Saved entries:
________________________
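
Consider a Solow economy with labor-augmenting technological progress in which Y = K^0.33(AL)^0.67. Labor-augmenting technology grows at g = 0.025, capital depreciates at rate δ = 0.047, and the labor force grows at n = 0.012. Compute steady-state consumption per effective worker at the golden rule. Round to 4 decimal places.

Capital per effective worker breaks even when investment replaces (n + g + δ)·k; here n + g + δ = 0.084.
Golden rule sets MPK = n+g+δ: 0.33·k^(0.33−1) = 0.084, so k_gold = (0.33/0.084)^(1/0.67) ≈ 7.7076.
y_gold = 7.7076^0.33 ≈ 1.9619.
c_gold = y_gold − (n+g+δ)·k_gold = 1.9619 − 0.084·7.7076 ≈ 1.3145.

c_gold ≈ 1.3145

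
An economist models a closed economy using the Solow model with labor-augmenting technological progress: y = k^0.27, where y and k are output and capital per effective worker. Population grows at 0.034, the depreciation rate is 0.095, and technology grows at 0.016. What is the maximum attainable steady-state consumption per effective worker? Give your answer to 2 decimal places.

Break-even investment rate: n + g + δ = 0.034 + 0.016 + 0.095 = 0.145.
Setting f'(k) = n+g+δ gives 0.27·k^(0.27−1) = 0.145, hence k_gold = (0.27/0.145)^(1/0.73) ≈ 2.3435.
y_gold = 2.3435^0.27 ≈ 1.2585.
c_gold = y_gold − (n+g+δ)·k_gold = 1.2585 − 0.145·2.3435 ≈ 0.9187.

c_gold ≈ 0.92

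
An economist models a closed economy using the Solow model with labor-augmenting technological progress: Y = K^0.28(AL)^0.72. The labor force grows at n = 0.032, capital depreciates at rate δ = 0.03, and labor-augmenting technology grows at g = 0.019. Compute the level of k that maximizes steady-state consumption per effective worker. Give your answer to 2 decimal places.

k_gold ≈ 5.60

Break-even investment rate: n + g + δ = 0.032 + 0.019 + 0.03 = 0.081.
Setting f'(k) = n+g+δ gives 0.28·k^(0.28−1) = 0.081, hence k_gold = (0.28/0.081)^(1/0.72) ≈ 5.5996.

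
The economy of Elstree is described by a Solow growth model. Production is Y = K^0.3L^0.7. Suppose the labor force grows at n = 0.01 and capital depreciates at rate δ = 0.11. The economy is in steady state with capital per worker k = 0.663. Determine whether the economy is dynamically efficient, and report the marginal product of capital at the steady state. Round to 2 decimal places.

dynamically efficient; MPK ≈ 0.40

Break-even investment rate: n + δ = 0.01 + 0.11 = 0.12.
MPK = 0.3·k^(0.3−1) = 0.3·0.663^(-0.7) ≈ 0.4000.
MPK > 0.12, so the economy is dynamically efficient (under-saving).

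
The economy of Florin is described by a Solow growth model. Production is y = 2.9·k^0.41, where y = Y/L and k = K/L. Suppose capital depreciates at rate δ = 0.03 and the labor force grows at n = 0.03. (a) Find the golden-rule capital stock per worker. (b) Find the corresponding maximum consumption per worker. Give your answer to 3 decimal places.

The effective depreciation rate is n + δ = 0.03 + 0.03 = 0.06.
Golden rule sets MPK = n+δ: 0.41·2.9·k^(0.41−1) = 0.06, so k_gold = (0.41·2.9/0.06)^(1/0.59) ≈ 157.8908.
y_gold = 2.9·157.8908^0.41 ≈ 23.1060; c_gold = y_gold − 0.06·k_gold ≈ 13.6325.

(a) k_gold ≈ 157.891; (b) c_gold ≈ 13.633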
________________________
YOUR TASK.
Word for word, write out the entries above again.

WRITTEN ANSWER.
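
Consider a Solow economy with labor-augmenting technological progress in which Y = K^0.33(AL)^0.67. Labor-augmenting technology grows at g = 0.025, capital depreciates at rate δ = 0.047, and the labor force grows at n = 0.012. Compute steady-state consumption per effective worker at the golden rule. Round to 4 decimal places.

Capital per effective worker breaks even when investment replaces (n + g + δ)·k; here n + g + δ = 0.084.
Golden rule sets MPK = n+g+δ: 0.33·k^(0.33−1) = 0.084, so k_gold = (0.33/0.084)^(1/0.67) ≈ 7.7076.
y_gold = 7.7076^0.33 ≈ 1.9619.
c_gold = y_gold − (n+g+δ)·k_gold = 1.9619 − 0.084·7.7076 ≈ 1.3145.

c_gold ≈ 1.3145

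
An economist models a closed economy using the Solow model with labor-augmenting technological progress: y = k^0.27, where y and k are output and capital per effective worker. Population grows at 0.034, the depreciation rate is 0.095, and technology grows at 0.016. What is the maximum attainable steady-state consumption per effective worker? Give your answer to 2 decimal places.

Break-even investment rate: n + g + δ = 0.034 + 0.016 + 0.095 = 0.145.
Setting f'(k) = n+g+δ gives 0.27·k^(0.27−1) = 0.145, hence k_gold = (0.27/0.145)^(1/0.73) ≈ 2.3435.
y_gold = 2.3435^0.27 ≈ 1.2585.
c_gold = y_gold − (n+g+δ)·k_gold = 1.2585 − 0.145·2.3435 ≈ 0.9187.

c_gold ≈ 0.92

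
An economist models a closed economy using the Solow model with labor-augmenting technological progress: Y = K^0.28(AL)^0.72. The labor force grows at n = 0.032, capital depreciates at rate δ = 0.03, and labor-augmenting technology grows at g = 0.019. Compute the level of k that maximizes steady-state consumption per effective worker. Give your answer to 2 decimal places.

k_gold ≈ 5.60

Break-even investment rate: n + g + δ = 0.032 + 0.019 + 0.03 = 0.081.
Setting f'(k) = n+g+δ gives 0.28·k^(0.28−1) = 0.081, hence k_gold = (0.28/0.081)^(1/0.72) ≈ 5.5996.

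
The economy of Elstree is described by a Solow growth model. Production is Y = K^0.3L^0.7. Suppose the labor force grows at n = 0.01 and capital depreciates at rate δ = 0.11. The economy is in steady state with capital per worker k = 0.663. Determine whether the economy is dynamically efficient, and report the marginal product of capital at the steady state. Round to 2 decimal places.

dynamically efficient; MPK ≈ 0.40

Break-even investment rate: n + δ = 0.01 + 0.11 = 0.12.
MPK = 0.3·k^(0.3−1) = 0.3·0.663^(-0.7) ≈ 0.4000.
MPK > 0.12, so the economy is dynamically efficient (under-saving).

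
The economy of Florin is described by a Solow growth model. Production is y = 2.9·k^0.41, where y = Y/L and k = K/L. Suppose capital depreciates at rate δ = 0.03 and the labor force grows at n = 0.03. (a) Find the golden-rule capital stock per worker. (b) Find the corresponding maximum consumption per worker. Give your answer to 3 decimal places.

The effective depreciation rate is n + δ = 0.03 + 0.03 = 0.06.
Golden rule sets MPK = n+δ: 0.41·2.9·k^(0.41−1) = 0.06, so k_gold = (0.41·2.9/0.06)^(1/0.59) ≈ 157.8908.
y_gold = 2.9·157.8908^0.41 ≈ 23.1060; c_gold = y_gold − 0.06·k_gold ≈ 13.6325.

(a) k_gold ≈ 157.891; (b) c_gold ≈ 13.633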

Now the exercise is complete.